> **Assignment**: Please return the full listing below without altering anything.

> **Recorded information**:
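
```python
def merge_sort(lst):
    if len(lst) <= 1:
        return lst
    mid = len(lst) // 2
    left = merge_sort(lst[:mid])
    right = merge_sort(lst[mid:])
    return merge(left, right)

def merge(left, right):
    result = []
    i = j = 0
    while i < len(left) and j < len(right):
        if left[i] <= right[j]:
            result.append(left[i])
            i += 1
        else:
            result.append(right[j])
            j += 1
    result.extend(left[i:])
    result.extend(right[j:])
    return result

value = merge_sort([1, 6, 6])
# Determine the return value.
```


merge_sort([1, 6, 6])
Split into [1] and [6, 6]
Left sorted: [1]
Right sorted: [6, 6]
Merge [1] and [6, 6]
= [1, 6, 6]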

> **Answer to this task**:
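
```python
def merge_sort(lst):
    if len(lst) <= 1:
        return lst
    mid = len(lst) // 2
    left = merge_sort(lst[:mid])
    right = merge_sort(lst[mid:])
    return merge(left, right)

def merge(left, right):
    result = []
    i = j = 0
    while i < len(left) and j < len(right):
        if left[i] <= right[j]:
            result.append(left[i])
            i += 1
        else:
            result.append(right[j])
            j += 1
    result.extend(left[i:])
    result.extend(right[j:])
    return result

value = merge_sort([1, 6, 6])
# Determine the return value.
```


merge_sort([1, 6, 6])
Split into [1] and [6, 6]
Left sorted: [1]
Right sorted: [6, 6]
Merge [1] and [6, 6]
= [1, 6, 6]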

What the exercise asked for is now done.